• [YOUR TASK] Which lines below mention "start"? Pick each one out.

Stored items:
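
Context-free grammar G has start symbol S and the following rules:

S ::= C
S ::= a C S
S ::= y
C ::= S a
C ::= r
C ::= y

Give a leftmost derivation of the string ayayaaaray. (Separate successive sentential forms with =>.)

S=>aCS=>ayS=>ayaCS=>ayaSaS=>ayaCaS=>ayaSaaS=>ayaCaaS=>ayayaaS=>ayayaaaCS=>ayayaaaSaS=>ayayaaaCaS=>ayayaaaraS=>ayayaaaray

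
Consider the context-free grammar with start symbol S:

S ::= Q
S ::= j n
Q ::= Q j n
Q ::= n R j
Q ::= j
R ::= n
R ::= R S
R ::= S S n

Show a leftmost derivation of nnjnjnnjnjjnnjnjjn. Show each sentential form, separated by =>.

S => Q   [S ::= Q]
Q => Qjn   [Q ::= Q j n]
Qjn => nRjjn   [Q ::= n R j]
nRjjn => nRSjjn   [R ::= R S]
nRSjjn => nSSnSjjn   [R ::= S S n]
nSSnSjjn => nQSnSjjn   [S ::= Q]
nQSnSjjn => nnRjSnSjjn   [Q ::= n R j]
nnRjSnSjjn => nnRSjSnSjjn   [R ::= R S]
nnRSjSnSjjn => nnSSnSjSnSjjn   [R ::= S S n]
nnSSnSjSnSjjn => nnjnSnSjSnSjjn   [S ::= j n]
nnjnSnSjSnSjjn => nnjnjnnSjSnSjjn   [S ::= j n]
nnjnjnnSjSnSjjn => nnjnjnnjnjSnSjjn   [S ::= j n]
nnjnjnnjnjSnSjjn => nnjnjnnjnjjnnSjjn   [S ::= j n]
nnjnjnnjnjjnnSjjn => nnjnjnnjnjjnnjnjjn   [S ::= j n]

S=>Q=>Qjn=>nRjjn=>nRSjjn=>nSSnSjjn=>nQSnSjjn=>nnRjSnSjjn=>nnRSjSnSjjn=>nnSSnSjSnSjjn=>nnjnSnSjSnSjjn=>nnjnjnnSjSnSjjn=>nnjnjnnjnjSnSjjn=>nnjnjnnjnjjnnSjjn=>nnjnjnnjnjjnnjnjjn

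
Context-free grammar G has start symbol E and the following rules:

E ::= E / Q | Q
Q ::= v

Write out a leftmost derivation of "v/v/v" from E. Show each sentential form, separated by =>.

E=>E/Q=>E/Q/Q=>Q/Q/Q=>v/Q/Q=>v/v/Q=>v/v/v

E => E/Q   [E ::= E / Q]
E/Q => E/Q/Q   [E ::= E / Q]
E/Q/Q => Q/Q/Q   [E ::= Q]
Q/Q/Q => v/Q/Q   [Q ::= v]
v/Q/Q => v/v/Q   [Q ::= v]
v/v/Q => v/v/v   [Q ::= v]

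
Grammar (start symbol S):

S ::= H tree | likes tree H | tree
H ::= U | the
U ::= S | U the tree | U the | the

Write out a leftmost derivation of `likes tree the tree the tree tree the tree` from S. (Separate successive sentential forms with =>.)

S => likes tree H => likes tree U => likes tree U the tree => likes tree S the tree => likes tree H tree the tree => likes tree U tree the tree => likes tree U the tree tree the tree => likes tree S the tree tree the tree => likes tree H tree the tree tree the tree => likes tree the tree the tree tree the tree

S => likes tree H   [S ::= likes tree H]
likes tree H => likes tree U   [H ::= U]
likes tree U => likes tree U the tree   [U ::= U the tree]
likes tree U the tree => likes tree S the tree   [U ::= S]
likes tree S the tree => likes tree H tree the tree   [S ::= H tree]
likes tree H tree the tree => likes tree U tree the tree   [H ::= U]
likes tree U tree the tree => likes tree U the tree tree the tree   [U ::= U the tree]
likes tree U the tree tree the tree => likes tree S the tree tree the tree   [U ::= S]
likes tree S the tree tree the tree => likes tree H tree the tree tree the tree   [S ::= H tree]
likes tree H tree the tree tree the tree => likes tree the tree the tree tree the tree   [H ::= the]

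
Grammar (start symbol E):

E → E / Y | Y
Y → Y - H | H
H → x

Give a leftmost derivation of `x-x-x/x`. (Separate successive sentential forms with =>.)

E => E/Y   [E → E / Y]
E/Y => Y/Y   [E → Y]
Y/Y => Y-H/Y   [Y → Y - H]
Y-H/Y => Y-H-H/Y   [Y → Y - H]
Y-H-H/Y => H-H-H/Y   [Y → H]
H-H-H/Y => x-H-H/Y   [H → x]
x-H-H/Y => x-x-H/Y   [H → x]
x-x-H/Y => x-x-x/Y   [H → x]
x-x-x/Y => x-x-x/H   [Y → H]
x-x-x/H => x-x-x/x   [H → x]

E => E/Y => Y/Y => Y-H/Y => Y-H-H/Y => H-H-H/Y => x-H-H/Y => x-x-H/Y => x-x-x/Y => x-x-x/H => x-x-x/x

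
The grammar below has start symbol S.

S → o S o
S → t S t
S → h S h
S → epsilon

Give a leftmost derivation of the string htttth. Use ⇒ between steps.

S ⇒ hSh ⇒ htSth ⇒ httStth ⇒ htttth

S ⇒ hSh   [S → h S h]
hSh ⇒ htSth   [S → t S t]
htSth ⇒ httStth   [S → t S t]
httStth ⇒ htttth   [S → epsilon]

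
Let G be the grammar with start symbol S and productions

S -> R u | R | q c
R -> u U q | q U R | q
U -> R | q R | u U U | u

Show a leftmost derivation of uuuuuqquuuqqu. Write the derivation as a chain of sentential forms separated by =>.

S => Ru   [S -> R u]
Ru => uUqu   [R -> u U q]
uUqu => uRqu   [U -> R]
uRqu => uuUqqu   [R -> u U q]
uuUqqu => uuuUUqqu   [U -> u U U]
uuuUUqqu => uuuuUUUqqu   [U -> u U U]
uuuuUUUqqu => uuuuuUUUUqqu   [U -> u U U]
uuuuuUUUUqqu => uuuuuqRUUUqqu   [U -> q R]
uuuuuqRUUUqqu => uuuuuqqUUUqqu   [R -> q]
uuuuuqqUUUqqu => uuuuuqquUUqqu   [U -> u]
uuuuuqquUUqqu => uuuuuqquuUqqu   [U -> u]
uuuuuqquuUqqu => uuuuuqquuuqqu   [U -> u]

S => Ru => uUqu => uRqu => uuUqqu => uuuUUqqu => uuuuUUUqqu => uuuuuUUUUqqu => uuuuuqRUUUqqu => uuuuuqqUUUqqu => uuuuuqquUUqqu => uuuuuqquuUqqu => uuuuuqquuuqqu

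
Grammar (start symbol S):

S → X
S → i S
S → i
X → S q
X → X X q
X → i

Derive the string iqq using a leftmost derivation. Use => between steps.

S => X   [S → X]
X => Sq   [X → S q]
Sq => Xq   [S → X]
Xq => Sqq   [X → S q]
Sqq => Xqq   [S → X]
Xqq => iqq   [X → i]

S => X => Sq => Xq => Sqq => Xqq => iqq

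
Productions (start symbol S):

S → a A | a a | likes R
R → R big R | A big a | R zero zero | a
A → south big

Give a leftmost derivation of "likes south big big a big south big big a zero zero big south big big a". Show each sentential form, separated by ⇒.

S ⇒ likes R ⇒ likes R big R ⇒ likes R zero zero big R ⇒ likes R big R zero zero big R ⇒ likes A big a big R zero zero big R ⇒ likes south big big a big R zero zero big R ⇒ likes south big big a big A big a zero zero big R ⇒ likes south big big a big south big big a zero zero big R ⇒ likes south big big a big south big big a zero zero big A big a ⇒ likes south big big a big south big big a zero zero big south big big a

S ⇒ likes R   [S → likes R]
likes R ⇒ likes R big R   [R → R big R]
likes R big R ⇒ likes R zero zero big R   [R → R zero zero]
likes R zero zero big R ⇒ likes R big R zero zero big R   [R → R big R]
likes R big R zero zero big R ⇒ likes A big a big R zero zero big R   [R → A big a]
likes A big a big R zero zero big R ⇒ likes south big big a big R zero zero big R   [A → south big]
likes south big big a big R zero zero big R ⇒ likes south big big a big A big a zero zero big R   [R → A big a]
likes south big big a big A big a zero zero big R ⇒ likes south big big a big south big big a zero zero big R   [A → south big]
likes south big big a big south big big a zero zero big R ⇒ likes south big big a big south big big a zero zero big A big a   [R → A big a]
likes south big big a big south big big a zero zero big A big a ⇒ likes south big big a big south big big a zero zero big south big big a   [A → south big]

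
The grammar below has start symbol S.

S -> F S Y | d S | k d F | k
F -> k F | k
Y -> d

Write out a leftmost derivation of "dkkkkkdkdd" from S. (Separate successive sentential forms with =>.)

S=>dS=>dFSY=>dkSY=>dkFSYY=>dkkFSYY=>dkkkFSYY=>dkkkkSYY=>dkkkkkdFYY=>dkkkkkdkYY=>dkkkkkdkdY=>dkkkkkdkdd

S => dS   [S -> d S]
dS => dFSY   [S -> F S Y]
dFSY => dkSY   [F -> k]
dkSY => dkFSYY   [S -> F S Y]
dkFSYY => dkkFSYY   [F -> k F]
dkkFSYY => dkkkFSYY   [F -> k F]
dkkkFSYY => dkkkkSYY   [F -> k]
dkkkkSYY => dkkkkkdFYY   [S -> k d F]
dkkkkkdFYY => dkkkkkdkYY   [F -> k]
dkkkkkdkYY => dkkkkkdkdY   [Y -> d]
dkkkkkdkdY => dkkkkkdkdd   [Y -> d]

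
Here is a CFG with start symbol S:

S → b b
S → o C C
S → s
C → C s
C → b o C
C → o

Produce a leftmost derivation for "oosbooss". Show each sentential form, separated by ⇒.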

• [REPLY TO THE TASK]
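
Context-free grammar G has start symbol S and the following rules:
Consider the context-free grammar with start symbol S:
Context-free grammar G has start symbol E and the following rules:
Grammar (start symbol S):
Grammar (start symbol E):
The grammar below has start symbol S.
Let G be the grammar with start symbol S and productions
Grammar (start symbol S):
Productions (start symbol S):
The grammar below has start symbol S.
Here is a CFG with start symbol S: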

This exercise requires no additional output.